[[ Extracted data open ]]

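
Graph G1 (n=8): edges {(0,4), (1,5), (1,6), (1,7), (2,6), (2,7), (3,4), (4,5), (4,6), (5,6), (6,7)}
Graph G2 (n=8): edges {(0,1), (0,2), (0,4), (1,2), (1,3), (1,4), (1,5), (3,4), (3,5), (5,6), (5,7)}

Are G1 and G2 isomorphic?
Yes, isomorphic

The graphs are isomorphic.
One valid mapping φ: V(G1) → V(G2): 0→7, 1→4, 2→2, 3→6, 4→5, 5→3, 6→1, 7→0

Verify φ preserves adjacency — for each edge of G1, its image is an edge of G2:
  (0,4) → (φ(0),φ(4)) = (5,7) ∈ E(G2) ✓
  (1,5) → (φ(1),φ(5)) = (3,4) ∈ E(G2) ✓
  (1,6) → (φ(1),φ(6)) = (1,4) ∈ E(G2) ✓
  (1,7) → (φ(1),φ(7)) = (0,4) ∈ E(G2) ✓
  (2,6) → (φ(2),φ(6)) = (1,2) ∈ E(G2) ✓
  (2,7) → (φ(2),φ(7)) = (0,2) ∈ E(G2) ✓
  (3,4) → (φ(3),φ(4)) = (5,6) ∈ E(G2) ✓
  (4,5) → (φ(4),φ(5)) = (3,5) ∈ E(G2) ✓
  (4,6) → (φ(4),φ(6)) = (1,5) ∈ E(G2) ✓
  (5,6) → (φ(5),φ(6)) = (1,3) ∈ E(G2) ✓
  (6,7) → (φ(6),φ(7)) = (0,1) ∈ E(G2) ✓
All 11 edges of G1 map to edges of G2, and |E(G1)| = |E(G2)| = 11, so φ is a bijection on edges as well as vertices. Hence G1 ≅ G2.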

[[ Extracted data closed ]]
[[ Extracted data open ]]

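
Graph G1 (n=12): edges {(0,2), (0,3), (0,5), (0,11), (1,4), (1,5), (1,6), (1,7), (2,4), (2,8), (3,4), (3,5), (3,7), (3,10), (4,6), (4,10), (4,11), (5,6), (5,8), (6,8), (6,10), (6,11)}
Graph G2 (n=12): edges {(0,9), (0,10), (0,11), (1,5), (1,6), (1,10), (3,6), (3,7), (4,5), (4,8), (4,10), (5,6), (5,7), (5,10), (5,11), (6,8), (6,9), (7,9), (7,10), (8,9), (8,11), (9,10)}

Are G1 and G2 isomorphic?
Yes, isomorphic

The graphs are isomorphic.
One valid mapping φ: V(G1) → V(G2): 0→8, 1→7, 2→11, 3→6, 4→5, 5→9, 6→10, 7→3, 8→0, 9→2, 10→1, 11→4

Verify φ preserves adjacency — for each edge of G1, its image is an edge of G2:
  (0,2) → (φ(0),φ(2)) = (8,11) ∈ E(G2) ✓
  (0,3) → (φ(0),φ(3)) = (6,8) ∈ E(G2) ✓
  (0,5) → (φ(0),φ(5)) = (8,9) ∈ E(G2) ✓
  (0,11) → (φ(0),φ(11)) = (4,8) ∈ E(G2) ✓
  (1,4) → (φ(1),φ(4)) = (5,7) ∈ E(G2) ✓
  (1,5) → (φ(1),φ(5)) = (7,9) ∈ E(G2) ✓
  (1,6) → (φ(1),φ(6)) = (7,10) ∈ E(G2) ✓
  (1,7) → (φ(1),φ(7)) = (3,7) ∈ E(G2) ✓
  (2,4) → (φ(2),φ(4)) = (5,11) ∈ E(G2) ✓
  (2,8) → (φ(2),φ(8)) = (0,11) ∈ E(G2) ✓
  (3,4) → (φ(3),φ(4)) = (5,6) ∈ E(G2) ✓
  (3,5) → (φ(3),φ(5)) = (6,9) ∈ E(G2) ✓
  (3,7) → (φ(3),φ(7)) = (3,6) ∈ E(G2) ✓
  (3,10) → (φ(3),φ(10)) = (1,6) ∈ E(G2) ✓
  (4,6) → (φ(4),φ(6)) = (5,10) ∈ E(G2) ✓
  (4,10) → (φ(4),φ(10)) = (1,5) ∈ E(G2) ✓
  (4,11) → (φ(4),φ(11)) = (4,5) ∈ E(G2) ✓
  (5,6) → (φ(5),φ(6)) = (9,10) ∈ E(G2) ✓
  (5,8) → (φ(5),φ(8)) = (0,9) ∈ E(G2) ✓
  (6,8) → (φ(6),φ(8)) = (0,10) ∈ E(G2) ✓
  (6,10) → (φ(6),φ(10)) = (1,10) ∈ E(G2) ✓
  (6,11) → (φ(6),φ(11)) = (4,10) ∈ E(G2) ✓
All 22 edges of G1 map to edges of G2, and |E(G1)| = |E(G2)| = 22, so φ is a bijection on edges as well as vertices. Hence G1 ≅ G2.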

[[ Extracted data closed ]]

--- What you should do ---
Give back precisely the lines above that start at the line containing "Graph G1 (n=12): edges" and end at the line containing "Graph G2 (n=12): edges", inclusive. No other lines belong in the output.

--- Reply ---
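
Graph G1 (n=12): edges {(0,2), (0,3), (0,5), (0,11), (1,4), (1,5), (1,6), (1,7), (2,4), (2,8), (3,4), (3,5), (3,7), (3,10), (4,6), (4,10), (4,11), (5,6), (5,8), (6,8), (6,10), (6,11)}
Graph G2 (n=12): edges {(0,9), (0,10), (0,11), (1,5), (1,6), (1,10), (3,6), (3,7), (4,5), (4,8), (4,10), (5,6), (5,7), (5,10), (5,11), (6,8), (6,9), (7,9), (7,10), (8,9), (8,11), (9,10)}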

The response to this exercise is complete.